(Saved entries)

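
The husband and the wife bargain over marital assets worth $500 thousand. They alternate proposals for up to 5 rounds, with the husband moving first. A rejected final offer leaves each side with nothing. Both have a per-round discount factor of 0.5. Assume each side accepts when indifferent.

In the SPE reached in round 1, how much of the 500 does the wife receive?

Round 5 (the husband proposes): the wife will accept anything ≥ 0, so the husband offers 0 and keeps 500.
Round 4 (the wife proposes): the husband can get 500 next round, worth 0.5 × 500 = 250 now. The wife offers 250 and keeps 500 − 250 = 250.
Round 3 (the husband proposes): the wife can get 250 next round, worth 0.5 × 250 = 125 now; the husband offers that and keeps 375.
Round 2 (the wife proposes): the husband can get 375 next round, worth 0.5 × 375 = 187.5 now; the wife offers that and keeps 312.5.
Round 1 (the husband proposes): the wife can get 312.5 next round, worth 0.5 × 312.5 = 156.25 now, so the husband offers 156.25, keeping 343.75.

156.25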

Exercise requirements: Write out the records once more, precisely as they stand.

Solution to this problem:
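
The husband and the wife bargain over marital assets worth $500 thousand. They alternate proposals for up to 5 rounds, with the husband moving first. A rejected final offer leaves each side with nothing. Both have a per-round discount factor of 0.5. Assume each side accepts when indifferent.

In the SPE reached in round 1, how much of the 500 does the wife receive?

Round 5 (the husband proposes): the wife will accept anything ≥ 0, so the husband offers 0 and keeps 500.
Round 4 (the wife proposes): the husband can get 500 next round, worth 0.5 × 500 = 250 now. The wife offers 250 and keeps 500 − 250 = 250.
Round 3 (the husband proposes): the wife can get 250 next round, worth 0.5 × 250 = 125 now; the husband offers that and keeps 375.
Round 2 (the wife proposes): the husband can get 375 next round, worth 0.5 × 375 = 187.5 now; the wife offers that and keeps 312.5.
Round 1 (the husband proposes): the wife can get 312.5 next round, worth 0.5 × 312.5 = 156.25 now, so the husband offers 156.25, keeping 343.75.

156.25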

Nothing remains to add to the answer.